▶ Task details:
Your answer should be the entries below, reproduced character for character.

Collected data
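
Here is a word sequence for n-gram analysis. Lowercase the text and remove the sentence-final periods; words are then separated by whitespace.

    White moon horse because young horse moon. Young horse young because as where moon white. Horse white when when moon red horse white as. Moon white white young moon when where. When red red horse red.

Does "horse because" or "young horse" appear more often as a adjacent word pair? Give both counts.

"young horse" (2 vs 1)

"horse because": 1 occurrence
"young horse": 2 occurrences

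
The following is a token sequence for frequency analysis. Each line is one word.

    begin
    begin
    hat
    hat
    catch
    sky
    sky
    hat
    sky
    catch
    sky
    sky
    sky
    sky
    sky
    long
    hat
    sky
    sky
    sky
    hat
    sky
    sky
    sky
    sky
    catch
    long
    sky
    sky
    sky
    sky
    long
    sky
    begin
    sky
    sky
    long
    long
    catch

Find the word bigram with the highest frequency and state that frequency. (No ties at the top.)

"sky sky", 14 times

Bigram frequencies (highest first):
  sky sky: 14
  hat sky: 3
  sky long: 3
  catch sky: 2
  sky hat: 2
  sky catch: 2
  … (11 more, each ≤ 2)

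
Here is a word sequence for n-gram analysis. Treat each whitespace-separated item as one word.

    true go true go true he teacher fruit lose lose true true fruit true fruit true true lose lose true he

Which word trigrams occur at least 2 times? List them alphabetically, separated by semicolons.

lose lose true; true fruit true; true go true

Trigram counts meeting the condition (at least 2 times):
  lose lose true: 2
  true fruit true: 2
  true go true: 2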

▶ Response:
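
Here is a word sequence for n-gram analysis. Lowercase the text and remove the sentence-final periods; words are then separated by whitespace.

    White moon horse because young horse moon. Young horse young because as where moon white. Horse white when when moon red horse white as. Moon white white young moon when where. When red red horse red.

Does "horse because" or "young horse" appear more often as a adjacent word pair? Give both counts.

"young horse" (2 vs 1)

"horse because": 1 occurrence
"young horse": 2 occurrences

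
The following is a token sequence for frequency analysis. Each line is one word.

    begin
    begin
    hat
    hat
    catch
    sky
    sky
    hat
    sky
    catch
    sky
    sky
    sky
    sky
    sky
    long
    hat
    sky
    sky
    sky
    hat
    sky
    sky
    sky
    sky
    catch
    long
    sky
    sky
    sky
    sky
    long
    sky
    begin
    sky
    sky
    long
    long
    catch

Find the word bigram with the highest frequency and state that frequency. (No ties at the top.)

"sky sky", 14 times

Bigram frequencies (highest first):
  sky sky: 14
  hat sky: 3
  sky long: 3
  catch sky: 2
  sky hat: 2
  sky catch: 2
  … (11 more, each ≤ 2)

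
Here is a word sequence for n-gram analysis. Treat each whitespace-separated item as one word.

    true go true go true he teacher fruit lose lose true true fruit true fruit true true lose lose true he

Which word trigrams occur at least 2 times? List them alphabetically, separated by semicolons.

lose lose true; true fruit true; true go true

Trigram counts meeting the condition (at least 2 times):
  lose lose true: 2
  true fruit true: 2
  true go true: 2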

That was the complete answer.